> **TASK**:
Go through the material below and return each line with the string "Harmat" in it.

> **DATA EXTRACT**:
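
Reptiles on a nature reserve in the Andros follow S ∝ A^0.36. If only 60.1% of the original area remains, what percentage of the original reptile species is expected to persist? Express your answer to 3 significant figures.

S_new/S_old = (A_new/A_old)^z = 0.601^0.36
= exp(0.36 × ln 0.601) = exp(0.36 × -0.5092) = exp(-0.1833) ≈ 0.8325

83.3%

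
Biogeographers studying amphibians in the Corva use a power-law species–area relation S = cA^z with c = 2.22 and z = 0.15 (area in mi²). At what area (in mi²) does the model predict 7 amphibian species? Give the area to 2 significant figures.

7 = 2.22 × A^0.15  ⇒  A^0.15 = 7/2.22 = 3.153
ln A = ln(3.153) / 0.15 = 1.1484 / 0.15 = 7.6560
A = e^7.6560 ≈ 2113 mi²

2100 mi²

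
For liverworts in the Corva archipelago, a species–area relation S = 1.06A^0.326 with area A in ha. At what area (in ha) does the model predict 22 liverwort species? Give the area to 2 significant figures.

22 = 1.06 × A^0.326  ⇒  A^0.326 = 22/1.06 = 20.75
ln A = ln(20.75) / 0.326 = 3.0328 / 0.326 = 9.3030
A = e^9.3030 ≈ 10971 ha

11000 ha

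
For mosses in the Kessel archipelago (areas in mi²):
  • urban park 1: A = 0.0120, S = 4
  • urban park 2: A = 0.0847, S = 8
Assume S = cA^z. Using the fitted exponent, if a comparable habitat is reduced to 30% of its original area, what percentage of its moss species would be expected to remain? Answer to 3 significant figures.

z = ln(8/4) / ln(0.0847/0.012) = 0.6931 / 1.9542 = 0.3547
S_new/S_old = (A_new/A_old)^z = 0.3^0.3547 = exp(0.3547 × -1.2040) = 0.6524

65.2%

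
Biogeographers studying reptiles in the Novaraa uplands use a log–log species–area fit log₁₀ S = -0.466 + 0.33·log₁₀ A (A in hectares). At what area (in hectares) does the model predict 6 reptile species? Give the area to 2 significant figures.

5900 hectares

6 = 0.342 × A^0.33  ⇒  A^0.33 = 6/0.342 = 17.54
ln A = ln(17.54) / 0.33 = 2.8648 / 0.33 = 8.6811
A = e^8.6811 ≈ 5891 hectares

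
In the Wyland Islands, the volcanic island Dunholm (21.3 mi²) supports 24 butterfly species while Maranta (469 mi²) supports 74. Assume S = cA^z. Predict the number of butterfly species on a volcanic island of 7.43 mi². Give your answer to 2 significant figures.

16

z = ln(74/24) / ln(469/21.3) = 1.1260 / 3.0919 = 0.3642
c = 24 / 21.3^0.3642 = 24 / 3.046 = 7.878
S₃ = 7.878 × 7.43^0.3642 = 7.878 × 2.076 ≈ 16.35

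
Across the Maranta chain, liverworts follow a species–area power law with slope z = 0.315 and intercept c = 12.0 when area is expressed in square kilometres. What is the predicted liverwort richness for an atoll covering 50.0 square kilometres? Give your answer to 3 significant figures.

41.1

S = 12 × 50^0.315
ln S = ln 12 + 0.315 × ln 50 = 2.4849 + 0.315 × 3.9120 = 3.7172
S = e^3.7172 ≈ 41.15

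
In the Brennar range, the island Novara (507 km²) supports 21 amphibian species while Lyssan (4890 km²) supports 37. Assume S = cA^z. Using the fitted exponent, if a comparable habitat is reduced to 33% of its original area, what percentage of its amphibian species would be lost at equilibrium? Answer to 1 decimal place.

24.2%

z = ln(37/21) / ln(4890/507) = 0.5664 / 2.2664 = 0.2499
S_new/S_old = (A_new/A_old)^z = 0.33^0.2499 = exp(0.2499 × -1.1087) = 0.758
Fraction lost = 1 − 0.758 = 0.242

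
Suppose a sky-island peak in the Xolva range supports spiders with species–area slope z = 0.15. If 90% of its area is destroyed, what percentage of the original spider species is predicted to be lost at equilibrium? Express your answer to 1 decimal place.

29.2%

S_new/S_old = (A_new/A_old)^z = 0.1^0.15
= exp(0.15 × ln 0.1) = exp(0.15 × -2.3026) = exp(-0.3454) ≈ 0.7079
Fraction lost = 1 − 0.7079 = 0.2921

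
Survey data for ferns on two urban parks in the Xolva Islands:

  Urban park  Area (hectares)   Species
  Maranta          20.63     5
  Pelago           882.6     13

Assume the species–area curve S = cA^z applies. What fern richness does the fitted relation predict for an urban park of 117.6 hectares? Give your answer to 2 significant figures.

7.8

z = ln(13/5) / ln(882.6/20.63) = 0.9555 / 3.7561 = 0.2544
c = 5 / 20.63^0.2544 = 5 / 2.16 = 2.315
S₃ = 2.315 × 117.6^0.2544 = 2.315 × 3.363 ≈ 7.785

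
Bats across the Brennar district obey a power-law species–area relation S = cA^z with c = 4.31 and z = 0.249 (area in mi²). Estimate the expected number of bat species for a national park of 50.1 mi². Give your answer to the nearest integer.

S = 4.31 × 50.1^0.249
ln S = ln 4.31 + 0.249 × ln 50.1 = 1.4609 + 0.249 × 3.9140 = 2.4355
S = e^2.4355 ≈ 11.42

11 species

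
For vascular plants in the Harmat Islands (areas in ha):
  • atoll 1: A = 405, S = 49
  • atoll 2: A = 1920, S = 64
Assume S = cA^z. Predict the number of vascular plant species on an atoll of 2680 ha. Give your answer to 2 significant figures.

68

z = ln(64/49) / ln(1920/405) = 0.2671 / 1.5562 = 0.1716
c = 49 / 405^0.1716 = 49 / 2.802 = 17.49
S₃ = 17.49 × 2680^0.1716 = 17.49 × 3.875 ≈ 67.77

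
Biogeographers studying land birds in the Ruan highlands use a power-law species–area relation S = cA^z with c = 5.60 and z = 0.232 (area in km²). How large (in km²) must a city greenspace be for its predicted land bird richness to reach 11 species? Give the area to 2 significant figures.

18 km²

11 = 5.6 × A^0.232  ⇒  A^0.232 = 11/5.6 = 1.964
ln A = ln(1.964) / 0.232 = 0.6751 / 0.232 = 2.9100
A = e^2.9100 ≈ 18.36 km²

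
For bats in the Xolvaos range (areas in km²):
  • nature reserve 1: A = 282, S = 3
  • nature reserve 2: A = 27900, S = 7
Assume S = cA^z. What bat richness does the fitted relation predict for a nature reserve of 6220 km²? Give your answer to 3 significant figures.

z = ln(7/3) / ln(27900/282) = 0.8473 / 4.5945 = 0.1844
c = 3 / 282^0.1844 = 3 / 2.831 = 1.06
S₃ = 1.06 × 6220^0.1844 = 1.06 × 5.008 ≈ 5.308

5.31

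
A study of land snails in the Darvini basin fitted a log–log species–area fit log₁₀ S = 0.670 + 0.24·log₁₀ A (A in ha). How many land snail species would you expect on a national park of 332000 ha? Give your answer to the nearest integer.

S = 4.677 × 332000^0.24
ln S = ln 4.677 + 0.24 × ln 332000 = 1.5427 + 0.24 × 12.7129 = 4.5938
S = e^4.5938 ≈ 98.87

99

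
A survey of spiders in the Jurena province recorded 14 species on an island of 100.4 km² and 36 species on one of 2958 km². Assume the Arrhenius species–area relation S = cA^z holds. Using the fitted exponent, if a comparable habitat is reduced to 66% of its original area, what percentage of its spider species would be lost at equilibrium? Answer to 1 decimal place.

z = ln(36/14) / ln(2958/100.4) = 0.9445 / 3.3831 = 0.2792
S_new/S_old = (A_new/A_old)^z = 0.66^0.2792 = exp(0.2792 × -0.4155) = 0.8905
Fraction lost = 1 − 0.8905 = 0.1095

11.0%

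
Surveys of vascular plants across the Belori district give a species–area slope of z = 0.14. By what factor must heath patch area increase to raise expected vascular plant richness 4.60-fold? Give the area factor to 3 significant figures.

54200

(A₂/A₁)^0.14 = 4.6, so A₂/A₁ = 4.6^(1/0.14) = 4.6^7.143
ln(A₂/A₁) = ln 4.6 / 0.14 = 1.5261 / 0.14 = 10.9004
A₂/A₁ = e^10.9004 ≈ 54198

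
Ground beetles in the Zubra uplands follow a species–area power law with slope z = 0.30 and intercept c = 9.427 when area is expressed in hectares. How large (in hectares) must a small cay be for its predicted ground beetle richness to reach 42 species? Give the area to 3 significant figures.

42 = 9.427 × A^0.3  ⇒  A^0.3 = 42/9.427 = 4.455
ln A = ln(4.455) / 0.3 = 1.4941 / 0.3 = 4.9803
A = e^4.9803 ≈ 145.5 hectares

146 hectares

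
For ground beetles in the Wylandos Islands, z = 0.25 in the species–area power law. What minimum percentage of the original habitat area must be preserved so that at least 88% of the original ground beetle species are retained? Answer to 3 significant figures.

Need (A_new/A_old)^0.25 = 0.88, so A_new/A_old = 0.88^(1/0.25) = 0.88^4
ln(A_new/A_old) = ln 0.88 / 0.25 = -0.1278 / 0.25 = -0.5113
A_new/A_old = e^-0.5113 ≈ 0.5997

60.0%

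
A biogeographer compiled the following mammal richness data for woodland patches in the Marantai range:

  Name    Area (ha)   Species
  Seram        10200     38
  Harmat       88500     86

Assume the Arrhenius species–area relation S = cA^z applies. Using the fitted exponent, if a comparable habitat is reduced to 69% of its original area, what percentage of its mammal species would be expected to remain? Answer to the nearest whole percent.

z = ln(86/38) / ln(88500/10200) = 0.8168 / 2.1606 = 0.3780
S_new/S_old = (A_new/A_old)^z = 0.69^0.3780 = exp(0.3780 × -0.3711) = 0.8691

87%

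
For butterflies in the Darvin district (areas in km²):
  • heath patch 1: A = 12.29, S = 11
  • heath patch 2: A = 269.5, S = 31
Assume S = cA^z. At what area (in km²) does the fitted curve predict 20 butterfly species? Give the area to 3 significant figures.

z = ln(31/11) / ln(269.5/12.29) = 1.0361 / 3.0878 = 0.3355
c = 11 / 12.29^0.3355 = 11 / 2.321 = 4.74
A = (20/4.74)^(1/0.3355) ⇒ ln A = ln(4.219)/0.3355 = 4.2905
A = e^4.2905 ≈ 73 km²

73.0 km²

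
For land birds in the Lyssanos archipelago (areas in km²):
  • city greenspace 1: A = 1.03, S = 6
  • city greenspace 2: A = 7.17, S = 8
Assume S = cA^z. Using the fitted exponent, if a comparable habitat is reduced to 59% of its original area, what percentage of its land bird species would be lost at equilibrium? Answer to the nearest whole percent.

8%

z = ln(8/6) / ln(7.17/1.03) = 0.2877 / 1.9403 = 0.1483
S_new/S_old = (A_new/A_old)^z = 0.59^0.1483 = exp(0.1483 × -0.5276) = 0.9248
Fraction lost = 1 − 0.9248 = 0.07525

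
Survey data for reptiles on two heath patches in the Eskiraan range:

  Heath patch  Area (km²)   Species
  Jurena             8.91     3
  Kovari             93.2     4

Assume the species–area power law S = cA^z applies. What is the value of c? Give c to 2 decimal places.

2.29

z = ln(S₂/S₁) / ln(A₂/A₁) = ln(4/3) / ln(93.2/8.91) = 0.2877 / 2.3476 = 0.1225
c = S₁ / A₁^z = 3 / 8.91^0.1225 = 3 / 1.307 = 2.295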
--
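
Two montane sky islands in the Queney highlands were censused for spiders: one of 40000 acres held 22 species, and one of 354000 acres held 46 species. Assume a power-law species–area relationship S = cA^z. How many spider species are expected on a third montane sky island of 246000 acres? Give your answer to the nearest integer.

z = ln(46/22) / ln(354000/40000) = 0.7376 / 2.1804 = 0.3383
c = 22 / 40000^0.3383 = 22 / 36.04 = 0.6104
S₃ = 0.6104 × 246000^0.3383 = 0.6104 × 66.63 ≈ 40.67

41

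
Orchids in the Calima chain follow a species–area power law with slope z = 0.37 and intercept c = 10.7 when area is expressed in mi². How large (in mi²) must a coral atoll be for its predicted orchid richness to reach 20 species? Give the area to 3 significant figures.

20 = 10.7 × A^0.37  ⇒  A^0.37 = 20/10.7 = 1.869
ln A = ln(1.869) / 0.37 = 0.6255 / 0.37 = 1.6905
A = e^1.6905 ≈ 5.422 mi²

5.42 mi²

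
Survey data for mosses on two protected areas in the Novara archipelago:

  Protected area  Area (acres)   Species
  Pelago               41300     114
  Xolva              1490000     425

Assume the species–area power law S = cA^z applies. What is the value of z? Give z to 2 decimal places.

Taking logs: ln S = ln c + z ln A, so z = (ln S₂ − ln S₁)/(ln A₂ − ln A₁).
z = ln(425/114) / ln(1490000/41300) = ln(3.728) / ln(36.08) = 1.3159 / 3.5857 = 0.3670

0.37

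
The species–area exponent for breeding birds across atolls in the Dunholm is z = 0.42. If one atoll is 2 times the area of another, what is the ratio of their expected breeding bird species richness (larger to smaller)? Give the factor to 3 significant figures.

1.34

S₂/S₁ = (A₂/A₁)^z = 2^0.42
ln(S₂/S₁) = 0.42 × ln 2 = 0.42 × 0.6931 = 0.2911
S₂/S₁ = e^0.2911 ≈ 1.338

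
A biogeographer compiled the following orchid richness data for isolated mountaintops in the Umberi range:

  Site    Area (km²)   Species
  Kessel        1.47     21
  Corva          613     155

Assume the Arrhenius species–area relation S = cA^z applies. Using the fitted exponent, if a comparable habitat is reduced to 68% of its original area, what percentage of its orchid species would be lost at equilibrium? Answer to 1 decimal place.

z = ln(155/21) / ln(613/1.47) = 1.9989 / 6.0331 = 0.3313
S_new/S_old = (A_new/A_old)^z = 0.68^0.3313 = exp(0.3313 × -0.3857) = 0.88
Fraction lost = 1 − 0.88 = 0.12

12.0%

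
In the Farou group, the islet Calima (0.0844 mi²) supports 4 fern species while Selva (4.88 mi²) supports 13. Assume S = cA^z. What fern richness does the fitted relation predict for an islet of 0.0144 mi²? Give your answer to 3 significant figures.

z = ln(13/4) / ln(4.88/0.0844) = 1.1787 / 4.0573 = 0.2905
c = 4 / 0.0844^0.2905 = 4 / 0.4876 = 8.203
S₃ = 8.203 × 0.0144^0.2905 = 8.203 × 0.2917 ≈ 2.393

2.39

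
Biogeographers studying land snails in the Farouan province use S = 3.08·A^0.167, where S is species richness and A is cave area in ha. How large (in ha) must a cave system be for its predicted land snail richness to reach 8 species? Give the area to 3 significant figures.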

> **WRITTEN ANSWER**:
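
For vascular plants in the Harmat Islands (areas in ha):
  Harmat       88500     86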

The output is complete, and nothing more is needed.